Write out exactly the lines below that run from the one containing "Keanu Quispe | Vireo Retail Co | 48%" through the one containing "Kestrel Resources NV: Noa", both included, with no other lines.

[Records from a collection]
----------------------------------------

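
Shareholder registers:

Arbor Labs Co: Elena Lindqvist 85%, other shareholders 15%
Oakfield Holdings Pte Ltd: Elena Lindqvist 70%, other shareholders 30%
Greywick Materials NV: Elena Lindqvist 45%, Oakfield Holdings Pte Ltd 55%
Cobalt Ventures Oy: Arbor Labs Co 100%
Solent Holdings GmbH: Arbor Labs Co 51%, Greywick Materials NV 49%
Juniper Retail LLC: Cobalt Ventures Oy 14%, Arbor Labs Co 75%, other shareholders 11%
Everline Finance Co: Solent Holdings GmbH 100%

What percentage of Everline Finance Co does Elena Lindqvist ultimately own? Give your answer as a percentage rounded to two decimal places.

Elena reaches Everline along 3 paths.
Via Arbor → Solent: 85% × 51% × 100% = 43.35%.
Via Greywick → Solent: 45% × 49% × 100% = 22.05%.
Via Oakfield → Greywick → Solent: 70% × 55% × 49% × 100% = 18.865%.
Total: 43.35% + 22.05% + 18.865% = 84.265%.
Rounded: 84.27%.

84.27%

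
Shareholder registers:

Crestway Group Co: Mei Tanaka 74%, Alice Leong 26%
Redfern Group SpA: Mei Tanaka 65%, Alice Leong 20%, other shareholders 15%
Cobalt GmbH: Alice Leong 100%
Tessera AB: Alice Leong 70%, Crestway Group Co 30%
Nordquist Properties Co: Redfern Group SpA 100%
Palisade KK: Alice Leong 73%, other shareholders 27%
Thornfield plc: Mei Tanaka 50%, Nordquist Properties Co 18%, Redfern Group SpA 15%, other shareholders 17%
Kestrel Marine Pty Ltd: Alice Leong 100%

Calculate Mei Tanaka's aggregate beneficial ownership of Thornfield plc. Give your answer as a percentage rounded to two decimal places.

Mei reaches Thornfield along 3 paths.
Direct stake: 50% = 50%.
Via Redfern → Nordquist: 65% × 100% × 18% = 11.7%.
Via Redfern: 65% × 15% = 9.75%.
Total: 50% + 11.7% + 9.75% = 71.45%.

71.45%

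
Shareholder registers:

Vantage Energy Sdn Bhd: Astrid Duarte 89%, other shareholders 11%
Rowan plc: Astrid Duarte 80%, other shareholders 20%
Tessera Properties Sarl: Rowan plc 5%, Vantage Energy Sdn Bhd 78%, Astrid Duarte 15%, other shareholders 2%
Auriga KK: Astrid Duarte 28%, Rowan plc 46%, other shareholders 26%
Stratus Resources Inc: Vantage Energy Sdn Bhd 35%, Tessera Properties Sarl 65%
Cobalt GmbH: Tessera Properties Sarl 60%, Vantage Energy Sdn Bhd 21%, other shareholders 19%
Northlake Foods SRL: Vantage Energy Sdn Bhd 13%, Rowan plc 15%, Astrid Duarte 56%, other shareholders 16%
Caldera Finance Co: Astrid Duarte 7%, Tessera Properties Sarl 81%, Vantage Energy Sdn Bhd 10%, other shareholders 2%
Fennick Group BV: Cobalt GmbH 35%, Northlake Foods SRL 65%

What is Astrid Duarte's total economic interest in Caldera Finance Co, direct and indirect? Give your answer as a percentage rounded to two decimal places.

Astrid reaches Caldera along 5 paths.
Direct stake: 7% = 7%.
Via Rowan → Tessera: 80% × 5% × 81% = 3.24%.
Via Vantage → Tessera: 89% × 78% × 81% = 56.2302%.
Via Tessera: 15% × 81% = 12.15%.
Via Vantage: 89% × 10% = 8.9%.
Total: 7% + 3.24% + 56.2302% + 12.15% + 8.9% = 87.5202%.
Rounded: 87.52%.

87.52%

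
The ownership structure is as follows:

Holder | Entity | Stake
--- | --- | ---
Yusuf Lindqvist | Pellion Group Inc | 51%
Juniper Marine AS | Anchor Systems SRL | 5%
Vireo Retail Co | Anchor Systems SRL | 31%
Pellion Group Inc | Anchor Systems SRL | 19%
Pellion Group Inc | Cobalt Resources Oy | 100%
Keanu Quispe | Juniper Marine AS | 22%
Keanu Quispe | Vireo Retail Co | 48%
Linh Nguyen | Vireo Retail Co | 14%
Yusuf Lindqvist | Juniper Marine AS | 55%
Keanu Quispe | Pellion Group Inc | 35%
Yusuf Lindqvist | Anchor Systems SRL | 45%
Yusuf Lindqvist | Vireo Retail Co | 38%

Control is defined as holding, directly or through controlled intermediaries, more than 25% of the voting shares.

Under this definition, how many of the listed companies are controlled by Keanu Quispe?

Keanu holds 48% of Vireo, so Keanu controls Vireo.
Keanu holds 35% of Pellion, so Keanu controls Pellion.
Pellion holds 100% of Cobalt, so Keanu controls Cobalt.
Pellion and Vireo together hold 19% + 31% = 50% of Anchor, so Keanu controls Anchor.
No other company's threshold is met.
Keanu controls 4 companies.

4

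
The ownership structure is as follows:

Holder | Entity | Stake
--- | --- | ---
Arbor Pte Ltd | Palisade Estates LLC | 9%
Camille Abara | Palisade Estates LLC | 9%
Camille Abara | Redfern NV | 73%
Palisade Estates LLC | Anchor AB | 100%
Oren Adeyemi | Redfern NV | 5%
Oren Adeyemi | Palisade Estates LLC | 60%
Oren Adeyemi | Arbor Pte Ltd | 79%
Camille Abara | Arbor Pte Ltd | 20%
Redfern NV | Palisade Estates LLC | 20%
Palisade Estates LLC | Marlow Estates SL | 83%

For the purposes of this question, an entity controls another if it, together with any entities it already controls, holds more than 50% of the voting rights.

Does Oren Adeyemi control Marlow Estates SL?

Oren holds 79% of Arbor, so Oren controls Arbor.
Arbor and Oren together hold 9% + 60% = 69% of Palisade, so Oren controls Palisade.
Palisade holds 83% of Marlow, so Oren controls Marlow.

Yes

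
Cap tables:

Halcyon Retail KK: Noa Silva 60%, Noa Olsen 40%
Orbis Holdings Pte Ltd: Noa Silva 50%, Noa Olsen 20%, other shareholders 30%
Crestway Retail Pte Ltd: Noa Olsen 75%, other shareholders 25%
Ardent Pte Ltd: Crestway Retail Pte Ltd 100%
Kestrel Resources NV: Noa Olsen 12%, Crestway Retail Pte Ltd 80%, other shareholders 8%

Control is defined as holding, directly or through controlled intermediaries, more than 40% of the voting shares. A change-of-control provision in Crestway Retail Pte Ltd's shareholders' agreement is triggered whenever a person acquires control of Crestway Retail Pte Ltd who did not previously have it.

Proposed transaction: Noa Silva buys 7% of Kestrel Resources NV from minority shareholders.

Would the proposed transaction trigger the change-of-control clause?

The purchase changes only Noa Silva's holdings, so Noa Silva is the only person who could newly come to control Crestway.
Noa Silva holds 60% of Halcyon, so Noa Silva controls Halcyon.
Noa Silva holds 50% of Orbis, so Noa Silva controls Orbis.
Neither Noa Silva nor any entity Noa Silva controls holds any voting interest in Crestway.
So before the transaction, Noa Silva does not control Crestway.
After the purchase, Noa Silva holds 7% of Kestrel directly.
Noa Silva's side now holds 7% of Kestrel, not > 40%, so Noa Silva still does not control Kestrel.
After the transaction, neither Noa Silva nor any entity Noa Silva controls holds a voting interest in Crestway, so Noa Silva still does not control it.
No new person acquires control, so the clause is not triggered.

No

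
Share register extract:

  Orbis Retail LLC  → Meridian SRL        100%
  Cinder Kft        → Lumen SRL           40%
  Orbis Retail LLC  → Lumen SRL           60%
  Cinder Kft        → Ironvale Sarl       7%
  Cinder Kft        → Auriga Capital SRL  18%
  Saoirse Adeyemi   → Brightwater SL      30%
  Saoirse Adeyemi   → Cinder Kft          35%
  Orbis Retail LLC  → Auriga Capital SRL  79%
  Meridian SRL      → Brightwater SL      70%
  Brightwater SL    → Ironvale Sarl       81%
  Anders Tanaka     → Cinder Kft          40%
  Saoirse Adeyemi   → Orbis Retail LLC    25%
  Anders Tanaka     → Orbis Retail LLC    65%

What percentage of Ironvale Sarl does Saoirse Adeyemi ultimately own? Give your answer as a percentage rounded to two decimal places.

40.93%

Saoirse reaches Ironvale along 3 paths.
Via Cinder: 35% × 7% = 2.45%.
Via Orbis → Meridian → Brightwater: 25% × 100% × 70% × 81% = 14.175%.
Via Brightwater: 30% × 81% = 24.3%.
Total: 2.45% + 14.175% + 24.3% = 40.925%.
Rounded: 40.93%.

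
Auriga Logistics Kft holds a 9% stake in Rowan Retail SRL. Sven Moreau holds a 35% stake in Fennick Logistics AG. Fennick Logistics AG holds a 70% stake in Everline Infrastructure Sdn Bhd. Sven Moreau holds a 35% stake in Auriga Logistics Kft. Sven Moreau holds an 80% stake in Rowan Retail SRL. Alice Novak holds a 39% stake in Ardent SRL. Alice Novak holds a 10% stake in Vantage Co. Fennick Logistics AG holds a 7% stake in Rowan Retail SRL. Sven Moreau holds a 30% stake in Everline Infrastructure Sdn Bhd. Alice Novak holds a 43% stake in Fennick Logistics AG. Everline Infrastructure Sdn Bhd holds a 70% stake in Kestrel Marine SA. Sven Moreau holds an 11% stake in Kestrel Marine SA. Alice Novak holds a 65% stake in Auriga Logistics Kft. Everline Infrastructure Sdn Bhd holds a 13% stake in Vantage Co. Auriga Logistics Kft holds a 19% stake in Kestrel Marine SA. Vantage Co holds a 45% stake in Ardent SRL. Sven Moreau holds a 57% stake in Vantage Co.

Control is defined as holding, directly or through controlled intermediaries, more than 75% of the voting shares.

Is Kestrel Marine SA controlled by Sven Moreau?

Sven holds 80% of Rowan, so Sven controls Rowan.
In Kestrel, Sven's side holds only 11%, not > 75%.
So Sven does not control Kestrel.

No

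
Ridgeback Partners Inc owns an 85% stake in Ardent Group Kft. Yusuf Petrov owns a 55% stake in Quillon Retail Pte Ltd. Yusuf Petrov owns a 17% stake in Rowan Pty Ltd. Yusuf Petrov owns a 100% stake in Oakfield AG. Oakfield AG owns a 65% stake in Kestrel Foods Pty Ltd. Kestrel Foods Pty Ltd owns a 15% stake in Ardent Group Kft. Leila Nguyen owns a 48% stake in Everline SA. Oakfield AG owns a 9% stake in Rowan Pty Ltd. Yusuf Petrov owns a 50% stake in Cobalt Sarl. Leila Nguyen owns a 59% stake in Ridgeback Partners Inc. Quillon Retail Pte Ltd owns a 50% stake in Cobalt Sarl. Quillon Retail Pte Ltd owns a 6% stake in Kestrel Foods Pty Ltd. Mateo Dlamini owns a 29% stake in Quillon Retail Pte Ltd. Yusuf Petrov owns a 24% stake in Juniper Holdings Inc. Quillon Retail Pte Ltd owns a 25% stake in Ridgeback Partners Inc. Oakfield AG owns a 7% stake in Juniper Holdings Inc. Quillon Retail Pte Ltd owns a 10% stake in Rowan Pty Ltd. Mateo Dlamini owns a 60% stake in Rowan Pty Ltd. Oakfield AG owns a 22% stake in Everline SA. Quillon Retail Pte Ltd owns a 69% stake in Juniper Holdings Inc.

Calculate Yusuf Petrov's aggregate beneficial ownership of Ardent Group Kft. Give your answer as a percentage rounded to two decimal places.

Yusuf reaches Ardent along 3 paths.
Via Quillon → Ridgeback: 55% × 25% × 85% = 11.6875%.
Via Oakfield → Kestrel: 100% × 65% × 15% = 9.75%.
Via Quillon → Kestrel: 55% × 6% × 15% = 0.495%.
Total: 11.6875% + 9.75% + 0.495% = 21.9325%.
Rounded: 21.93%.

21.93%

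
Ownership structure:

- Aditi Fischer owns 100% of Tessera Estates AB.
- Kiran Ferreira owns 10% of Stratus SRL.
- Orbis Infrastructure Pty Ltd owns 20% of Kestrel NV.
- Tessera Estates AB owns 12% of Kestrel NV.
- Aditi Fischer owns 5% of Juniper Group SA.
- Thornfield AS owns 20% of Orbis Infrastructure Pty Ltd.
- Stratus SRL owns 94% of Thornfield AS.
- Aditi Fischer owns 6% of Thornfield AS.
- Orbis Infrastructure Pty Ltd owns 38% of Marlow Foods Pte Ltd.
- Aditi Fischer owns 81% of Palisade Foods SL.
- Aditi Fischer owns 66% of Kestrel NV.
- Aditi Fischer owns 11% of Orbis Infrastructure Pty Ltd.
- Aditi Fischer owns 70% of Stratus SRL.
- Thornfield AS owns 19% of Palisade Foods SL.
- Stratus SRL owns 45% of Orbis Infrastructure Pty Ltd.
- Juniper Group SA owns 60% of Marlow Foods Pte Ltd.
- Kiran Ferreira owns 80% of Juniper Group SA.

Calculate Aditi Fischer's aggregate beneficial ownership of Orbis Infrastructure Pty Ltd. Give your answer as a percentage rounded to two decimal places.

56.86%

Aditi reaches Orbis along 4 paths.
Via Stratus: 70% × 45% = 31.5%.
Direct stake: 11% = 11%.
Via Thornfield: 6% × 20% = 1.2%.
Via Stratus → Thornfield: 70% × 94% × 20% = 13.16%.
Total: 31.5% + 11% + 1.2% + 13.16% = 56.86%.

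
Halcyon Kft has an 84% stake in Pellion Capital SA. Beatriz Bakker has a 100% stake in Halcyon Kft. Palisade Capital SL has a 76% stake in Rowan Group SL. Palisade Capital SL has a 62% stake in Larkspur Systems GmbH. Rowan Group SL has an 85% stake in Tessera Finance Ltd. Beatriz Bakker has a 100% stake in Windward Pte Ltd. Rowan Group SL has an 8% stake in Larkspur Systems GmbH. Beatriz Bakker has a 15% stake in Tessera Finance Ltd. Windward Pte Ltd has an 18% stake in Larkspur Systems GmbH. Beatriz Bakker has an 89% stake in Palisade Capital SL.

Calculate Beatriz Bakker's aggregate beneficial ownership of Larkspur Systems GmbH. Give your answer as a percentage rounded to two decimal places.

78.59%

Beatriz reaches Larkspur along 3 paths.
Via Windward: 100% × 18% = 18%.
Via Palisade → Rowan: 89% × 76% × 8% = 5.4112%.
Via Palisade: 89% × 62% = 55.18%.
Total: 18% + 5.4112% + 55.18% = 78.5912%.
Rounded: 78.59%.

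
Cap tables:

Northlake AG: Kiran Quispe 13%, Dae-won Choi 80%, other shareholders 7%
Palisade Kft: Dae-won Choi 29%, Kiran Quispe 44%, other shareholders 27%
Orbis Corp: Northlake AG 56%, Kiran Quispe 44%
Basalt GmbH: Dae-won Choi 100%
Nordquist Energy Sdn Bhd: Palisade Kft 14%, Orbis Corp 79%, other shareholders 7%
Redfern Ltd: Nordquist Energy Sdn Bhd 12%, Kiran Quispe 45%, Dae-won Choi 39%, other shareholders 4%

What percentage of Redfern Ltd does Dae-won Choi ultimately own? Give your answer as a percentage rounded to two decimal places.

43.73%

Dae-won reaches Redfern along 3 paths.
Via Palisade → Nordquist: 29% × 14% × 12% = 0.4872%.
Via Northlake → Orbis → Nordquist: 80% × 56% × 79% × 12% = 4.24704%.
Direct stake: 39% = 39%.
Total: 0.4872% + 4.24704% + 39% = 43.73424%.
Rounded: 43.73%.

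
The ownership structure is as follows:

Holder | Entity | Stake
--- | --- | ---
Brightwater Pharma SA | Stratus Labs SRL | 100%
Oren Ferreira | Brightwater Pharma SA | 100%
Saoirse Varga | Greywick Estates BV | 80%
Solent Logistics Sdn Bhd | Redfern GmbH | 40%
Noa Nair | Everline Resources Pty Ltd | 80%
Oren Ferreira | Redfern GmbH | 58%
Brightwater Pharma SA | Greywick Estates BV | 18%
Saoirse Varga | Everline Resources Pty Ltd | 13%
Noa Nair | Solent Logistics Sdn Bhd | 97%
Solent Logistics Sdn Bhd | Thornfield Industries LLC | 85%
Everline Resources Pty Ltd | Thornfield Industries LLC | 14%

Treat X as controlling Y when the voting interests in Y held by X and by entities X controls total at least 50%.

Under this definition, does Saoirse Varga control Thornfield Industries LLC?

No

Saoirse holds 80% of Greywick, so Saoirse controls Greywick.
Neither Saoirse nor any entity Saoirse controls holds any voting interest in Thornfield.
So Saoirse does not control Thornfield.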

----------------------------------------

### [TASK ANSWER]
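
Keanu Quispe | Vireo Retail Co | 48%
Linh Nguyen | Vireo Retail Co | 14%
Yusuf Lindqvist | Juniper Marine AS | 55%
Keanu Quispe | Pellion Group Inc | 35%
Yusuf Lindqvist | Anchor Systems SRL | 45%
Yusuf Lindqvist | Vireo Retail Co | 38%

Control is defined as holding, directly or through controlled intermediaries, more than 25% of the voting shares.

Under this definition, how many of the listed companies are controlled by Keanu Quispe?

Keanu holds 48% of Vireo, so Keanu controls Vireo.
Keanu holds 35% of Pellion, so Keanu controls Pellion.
Pellion holds 100% of Cobalt, so Keanu controls Cobalt.
Pellion and Vireo together hold 19% + 31% = 50% of Anchor, so Keanu controls Anchor.
No other company's threshold is met.
Keanu controls 4 companies.

4

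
The ownership structure is as follows:

Holder | Entity | Stake
--- | --- | ---
Arbor Pte Ltd | Palisade Estates LLC | 9%
Camille Abara | Palisade Estates LLC | 9%
Camille Abara | Redfern NV | 73%
Palisade Estates LLC | Anchor AB | 100%
Oren Adeyemi | Redfern NV | 5%
Oren Adeyemi | Palisade Estates LLC | 60%
Oren Adeyemi | Arbor Pte Ltd | 79%
Camille Abara | Arbor Pte Ltd | 20%
Redfern NV | Palisade Estates LLC | 20%
Palisade Estates LLC | Marlow Estates SL | 83%

For the purposes of this question, an entity controls another if it, together with any entities it already controls, holds more than 50% of the voting rights.

Does Oren Adeyemi control Marlow Estates SL?

Oren holds 79% of Arbor, so Oren controls Arbor.
Arbor and Oren together hold 9% + 60% = 69% of Palisade, so Oren controls Palisade.
Palisade holds 83% of Marlow, so Oren controls Marlow.

Yes

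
Cap tables:

Halcyon Retail KK: Noa Silva 60%, Noa Olsen 40%
Orbis Holdings Pte Ltd: Noa Silva 50%, Noa Olsen 20%, other shareholders 30%
Crestway Retail Pte Ltd: Noa Olsen 75%, other shareholders 25%
Ardent Pte Ltd: Crestway Retail Pte Ltd 100%
Kestrel Resources NV: Noa Olsen 12%, Crestway Retail Pte Ltd 80%, other shareholders 8%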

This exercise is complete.